▸ **WHAT IS BEING ASKED**:
From the first line to the last, reproduce the data exactly.

▸ **EXTRACTED RECORDS**:

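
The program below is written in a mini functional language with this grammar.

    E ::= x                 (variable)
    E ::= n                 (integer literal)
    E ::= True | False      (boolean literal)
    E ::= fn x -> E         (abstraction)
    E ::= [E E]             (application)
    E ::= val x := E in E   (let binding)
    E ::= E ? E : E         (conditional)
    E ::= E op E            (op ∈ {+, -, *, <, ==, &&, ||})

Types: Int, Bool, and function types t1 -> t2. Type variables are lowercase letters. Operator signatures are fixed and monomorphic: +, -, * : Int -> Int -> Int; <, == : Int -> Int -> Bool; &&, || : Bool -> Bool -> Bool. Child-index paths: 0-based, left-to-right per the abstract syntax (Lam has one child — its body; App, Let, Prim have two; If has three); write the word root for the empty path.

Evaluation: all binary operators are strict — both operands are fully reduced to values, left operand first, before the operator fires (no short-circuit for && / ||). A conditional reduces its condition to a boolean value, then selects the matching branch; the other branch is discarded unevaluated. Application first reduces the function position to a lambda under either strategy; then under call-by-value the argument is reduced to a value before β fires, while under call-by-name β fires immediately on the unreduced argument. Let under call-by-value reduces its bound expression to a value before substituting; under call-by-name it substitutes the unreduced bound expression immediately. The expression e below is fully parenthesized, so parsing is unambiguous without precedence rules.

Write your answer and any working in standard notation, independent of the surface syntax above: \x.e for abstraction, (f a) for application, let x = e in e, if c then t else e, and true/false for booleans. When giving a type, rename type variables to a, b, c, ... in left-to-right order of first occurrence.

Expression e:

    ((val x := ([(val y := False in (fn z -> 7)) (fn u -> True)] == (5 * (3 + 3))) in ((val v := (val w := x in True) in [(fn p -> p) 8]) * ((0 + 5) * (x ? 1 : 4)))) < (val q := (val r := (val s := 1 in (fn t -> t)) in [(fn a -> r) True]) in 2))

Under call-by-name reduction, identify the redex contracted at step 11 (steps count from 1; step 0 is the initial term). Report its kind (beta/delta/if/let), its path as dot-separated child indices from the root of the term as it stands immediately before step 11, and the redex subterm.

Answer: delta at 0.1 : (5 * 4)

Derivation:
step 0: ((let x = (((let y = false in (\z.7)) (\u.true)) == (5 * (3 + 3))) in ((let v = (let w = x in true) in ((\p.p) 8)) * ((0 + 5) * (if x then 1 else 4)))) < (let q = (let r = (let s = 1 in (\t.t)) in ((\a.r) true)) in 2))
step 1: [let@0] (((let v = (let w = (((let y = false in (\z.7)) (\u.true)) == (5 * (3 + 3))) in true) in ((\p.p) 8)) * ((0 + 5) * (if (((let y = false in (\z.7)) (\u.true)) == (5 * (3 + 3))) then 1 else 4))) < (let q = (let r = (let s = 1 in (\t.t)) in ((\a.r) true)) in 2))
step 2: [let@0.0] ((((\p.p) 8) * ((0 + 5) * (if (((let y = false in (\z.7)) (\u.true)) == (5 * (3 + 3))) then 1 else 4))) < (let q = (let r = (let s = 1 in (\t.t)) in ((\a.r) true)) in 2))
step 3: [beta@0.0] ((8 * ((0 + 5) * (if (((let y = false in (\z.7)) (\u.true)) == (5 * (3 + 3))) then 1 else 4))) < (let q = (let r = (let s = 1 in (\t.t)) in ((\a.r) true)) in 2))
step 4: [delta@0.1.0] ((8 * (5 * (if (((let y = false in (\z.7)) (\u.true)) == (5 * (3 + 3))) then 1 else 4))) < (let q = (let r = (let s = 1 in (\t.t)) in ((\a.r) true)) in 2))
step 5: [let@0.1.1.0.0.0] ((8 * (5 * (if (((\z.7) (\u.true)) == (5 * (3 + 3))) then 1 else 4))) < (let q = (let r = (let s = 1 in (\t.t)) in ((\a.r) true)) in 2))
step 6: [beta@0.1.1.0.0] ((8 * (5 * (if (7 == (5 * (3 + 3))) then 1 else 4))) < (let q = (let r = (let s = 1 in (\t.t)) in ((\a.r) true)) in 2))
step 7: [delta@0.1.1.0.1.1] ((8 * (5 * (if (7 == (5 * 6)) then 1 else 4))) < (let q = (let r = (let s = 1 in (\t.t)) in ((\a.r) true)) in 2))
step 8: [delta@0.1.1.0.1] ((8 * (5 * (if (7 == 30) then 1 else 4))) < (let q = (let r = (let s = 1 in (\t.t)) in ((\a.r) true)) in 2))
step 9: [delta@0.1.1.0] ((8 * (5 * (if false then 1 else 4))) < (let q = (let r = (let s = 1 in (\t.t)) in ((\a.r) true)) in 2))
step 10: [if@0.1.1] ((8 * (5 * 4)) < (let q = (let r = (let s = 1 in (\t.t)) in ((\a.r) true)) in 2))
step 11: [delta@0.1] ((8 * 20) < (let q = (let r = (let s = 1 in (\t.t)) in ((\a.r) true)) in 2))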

▸ **WRITTEN RESPONSE**:
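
The program below is written in a mini functional language with this grammar.

    E ::= x                 (variable)
    E ::= n                 (integer literal)
    E ::= True | False      (boolean literal)
    E ::= fn x -> E         (abstraction)
    E ::= [E E]             (application)
    E ::= val x := E in E   (let binding)
    E ::= E ? E : E         (conditional)
    E ::= E op E            (op ∈ {+, -, *, <, ==, &&, ||})

Types: Int, Bool, and function types t1 -> t2. Type variables are lowercase letters. Operator signatures are fixed and monomorphic: +, -, * : Int -> Int -> Int; <, == : Int -> Int -> Bool; &&, || : Bool -> Bool -> Bool. Child-index paths: 0-based, left-to-right per the abstract syntax (Lam has one child — its body; App, Let, Prim have two; If has three); write the word root for the empty path.

Evaluation: all binary operators are strict — both operands are fully reduced to values, left operand first, before the operator fires (no short-circuit for && / ||). A conditional reduces its condition to a boolean value, then selects the matching branch; the other branch is discarded unevaluated. Application first reduces the function position to a lambda under either strategy; then under call-by-value the argument is reduced to a value before β fires, while under call-by-name β fires immediately on the unreduced argument. Let under call-by-value reduces its bound expression to a value before substituting; under call-by-name it substitutes the unreduced bound expression immediately. The expression e below is fully parenthesized, so parsing is unambiguous without precedence rules.

Write your answer and any working in standard notation, independent of the surface syntax above: \x.e for abstraction, (f a) for application, let x = e in e, if c then t else e, and true/false for booleans. When giving a type, rename type variables to a, b, c, ... in left-to-right order of first occurrence.

Expression e:

    ((val x := ([(val y := False in (fn z -> 7)) (fn u -> True)] == (5 * (3 + 3))) in ((val v := (val w := x in True) in [(fn p -> p) 8]) * ((0 + 5) * (x ? 1 : 4)))) < (val q := (val r := (val s := 1 in (fn t -> t)) in [(fn a -> r) True]) in 2))

Under call-by-name reduction, identify the redex contracted at step 11 (steps count from 1; step 0 is the initial term). Report its kind (beta/delta/if/let), its path as dot-separated child indices from the root of the term as it stands immediately before step 11, and the redex subterm.

Answer: delta at 0.1 : (5 * 4)

Derivation:
step 0: ((let x = (((let y = false in (\z.7)) (\u.true)) == (5 * (3 + 3))) in ((let v = (let w = x in true) in ((\p.p) 8)) * ((0 + 5) * (if x then 1 else 4)))) < (let q = (let r = (let s = 1 in (\t.t)) in ((\a.r) true)) in 2))
step 1: [let@0] (((let v = (let w = (((let y = false in (\z.7)) (\u.true)) == (5 * (3 + 3))) in true) in ((\p.p) 8)) * ((0 + 5) * (if (((let y = false in (\z.7)) (\u.true)) == (5 * (3 + 3))) then 1 else 4))) < (let q = (let r = (let s = 1 in (\t.t)) in ((\a.r) true)) in 2))
step 2: [let@0.0] ((((\p.p) 8) * ((0 + 5) * (if (((let y = false in (\z.7)) (\u.true)) == (5 * (3 + 3))) then 1 else 4))) < (let q = (let r = (let s = 1 in (\t.t)) in ((\a.r) true)) in 2))
step 3: [beta@0.0] ((8 * ((0 + 5) * (if (((let y = false in (\z.7)) (\u.true)) == (5 * (3 + 3))) then 1 else 4))) < (let q = (let r = (let s = 1 in (\t.t)) in ((\a.r) true)) in 2))
step 4: [delta@0.1.0] ((8 * (5 * (if (((let y = false in (\z.7)) (\u.true)) == (5 * (3 + 3))) then 1 else 4))) < (let q = (let r = (let s = 1 in (\t.t)) in ((\a.r) true)) in 2))
step 5: [let@0.1.1.0.0.0] ((8 * (5 * (if (((\z.7) (\u.true)) == (5 * (3 + 3))) then 1 else 4))) < (let q = (let r = (let s = 1 in (\t.t)) in ((\a.r) true)) in 2))
step 6: [beta@0.1.1.0.0] ((8 * (5 * (if (7 == (5 * (3 + 3))) then 1 else 4))) < (let q = (let r = (let s = 1 in (\t.t)) in ((\a.r) true)) in 2))
step 7: [delta@0.1.1.0.1.1] ((8 * (5 * (if (7 == (5 * 6)) then 1 else 4))) < (let q = (let r = (let s = 1 in (\t.t)) in ((\a.r) true)) in 2))
step 8: [delta@0.1.1.0.1] ((8 * (5 * (if (7 == 30) then 1 else 4))) < (let q = (let r = (let s = 1 in (\t.t)) in ((\a.r) true)) in 2))
step 9: [delta@0.1.1.0] ((8 * (5 * (if false then 1 else 4))) < (let q = (let r = (let s = 1 in (\t.t)) in ((\a.r) true)) in 2))
step 10: [if@0.1.1] ((8 * (5 * 4)) < (let q = (let r = (let s = 1 in (\t.t)) in ((\a.r) true)) in 2))
step 11: [delta@0.1] ((8 * 20) < (let q = (let r = (let s = 1 in (\t.t)) in ((\a.r) true)) in 2))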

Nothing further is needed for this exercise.